Each record is to be copied exactly as written.

---------- Data to use ----------

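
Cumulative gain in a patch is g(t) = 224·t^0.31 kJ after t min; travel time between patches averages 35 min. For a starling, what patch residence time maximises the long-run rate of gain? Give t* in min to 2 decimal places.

15.72 min

Optimal t* satisfies g'(t*) = g(t*)/(T + t*).
g'(t) = 0.31·224·t^-0.69. Setting 0.31·224·t^-0.69 = 224·t^0.31/(35+t) gives 0.31(35+t) = t, so 0.69·t = 0.31×35.
t* = 0.31×35/0.69 = 15.72 min.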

----------

● **Result**:
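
Cumulative gain in a patch is g(t) = 224·t^0.31 kJ after t min; travel time between patches averages 35 min. For a starling, what patch residence time maximises the long-run rate of gain? Give t* in min to 2 decimal places.

15.72 min

Optimal t* satisfies g'(t*) = g(t*)/(T + t*).
g'(t) = 0.31·224·t^-0.69. Setting 0.31·224·t^-0.69 = 224·t^0.31/(35+t) gives 0.31(35+t) = t, so 0.69·t = 0.31×35.
t* = 0.31×35/0.69 = 15.72 min.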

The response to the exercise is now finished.